==== Data

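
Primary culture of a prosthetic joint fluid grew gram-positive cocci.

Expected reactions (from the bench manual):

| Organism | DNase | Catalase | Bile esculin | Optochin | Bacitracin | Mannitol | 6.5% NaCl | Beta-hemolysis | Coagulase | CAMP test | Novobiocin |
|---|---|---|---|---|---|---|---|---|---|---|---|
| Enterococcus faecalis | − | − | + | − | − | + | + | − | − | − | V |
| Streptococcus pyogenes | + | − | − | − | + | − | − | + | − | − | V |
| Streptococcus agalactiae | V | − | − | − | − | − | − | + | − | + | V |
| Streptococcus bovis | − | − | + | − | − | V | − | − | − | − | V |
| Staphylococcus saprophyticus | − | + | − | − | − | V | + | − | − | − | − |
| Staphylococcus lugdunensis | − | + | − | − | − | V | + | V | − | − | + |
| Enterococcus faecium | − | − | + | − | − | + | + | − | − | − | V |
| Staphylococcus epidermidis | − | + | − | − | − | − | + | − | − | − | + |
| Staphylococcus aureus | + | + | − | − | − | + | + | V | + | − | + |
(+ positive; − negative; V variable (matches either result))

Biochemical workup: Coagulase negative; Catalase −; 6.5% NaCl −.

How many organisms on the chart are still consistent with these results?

3

6.5% NaCl −: excludes 6 organisms — 3 left.
Coagulase −: all 3 remaining candidates are consistent.
Catalase −: all 3 remaining candidates are consistent.
Still consistent: Streptococcus agalactiae, Streptococcus bovis, Streptococcus pyogenes.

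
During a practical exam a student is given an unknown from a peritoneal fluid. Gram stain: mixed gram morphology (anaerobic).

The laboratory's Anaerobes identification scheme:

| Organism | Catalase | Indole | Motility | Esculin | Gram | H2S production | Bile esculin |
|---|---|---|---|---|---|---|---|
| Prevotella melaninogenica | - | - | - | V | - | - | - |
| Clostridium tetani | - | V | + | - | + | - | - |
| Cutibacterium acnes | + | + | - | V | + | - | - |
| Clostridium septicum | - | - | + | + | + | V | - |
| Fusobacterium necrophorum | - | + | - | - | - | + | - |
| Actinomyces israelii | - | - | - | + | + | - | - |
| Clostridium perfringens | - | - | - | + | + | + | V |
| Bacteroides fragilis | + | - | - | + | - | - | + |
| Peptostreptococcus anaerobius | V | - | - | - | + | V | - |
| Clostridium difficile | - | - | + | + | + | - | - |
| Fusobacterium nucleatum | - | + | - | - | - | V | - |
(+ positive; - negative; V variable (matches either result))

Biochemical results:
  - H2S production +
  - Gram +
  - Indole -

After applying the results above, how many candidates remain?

Indole -: excludes Cutibacterium acnes, Fusobacterium necrophorum, Fusobacterium nucleatum — 8 left.
Gram +: excludes Prevotella melaninogenica, Bacteroides fragilis — 6 left.
H2S production +: excludes Clostridium tetani, Actinomyces israelii, Clostridium difficile — 3 left.
Still consistent: Clostridium perfringens, Clostridium septicum, Peptostreptococcus anaerobius.

3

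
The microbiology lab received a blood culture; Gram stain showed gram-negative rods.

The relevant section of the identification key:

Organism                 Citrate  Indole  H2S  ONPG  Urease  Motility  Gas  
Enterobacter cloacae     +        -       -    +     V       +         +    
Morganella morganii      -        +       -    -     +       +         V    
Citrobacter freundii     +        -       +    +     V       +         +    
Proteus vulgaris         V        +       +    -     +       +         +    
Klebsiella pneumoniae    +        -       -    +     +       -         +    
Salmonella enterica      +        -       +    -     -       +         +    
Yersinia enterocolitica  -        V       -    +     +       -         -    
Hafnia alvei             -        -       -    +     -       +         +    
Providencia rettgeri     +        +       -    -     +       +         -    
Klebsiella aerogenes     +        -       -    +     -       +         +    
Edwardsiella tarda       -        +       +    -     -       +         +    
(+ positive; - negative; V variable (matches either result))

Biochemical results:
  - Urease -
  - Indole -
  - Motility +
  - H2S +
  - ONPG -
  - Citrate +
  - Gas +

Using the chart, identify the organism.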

========

#### Your instructions:
Start at the first line of the material. Reproduce every line exactly, ending with the line that holds "Streptococcus pyogenes |".

#### Output for this exercise:
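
Primary culture of a prosthetic joint fluid grew gram-positive cocci.

Expected reactions (from the bench manual):

| Organism | DNase | Catalase | Bile esculin | Optochin | Bacitracin | Mannitol | 6.5% NaCl | Beta-hemolysis | Coagulase | CAMP test | Novobiocin |
|---|---|---|---|---|---|---|---|---|---|---|---|
| Enterococcus faecalis | − | − | + | − | − | + | + | − | − | − | V |
| Streptococcus pyogenes | + | − | − | − | + | − | − | + | − | − | V |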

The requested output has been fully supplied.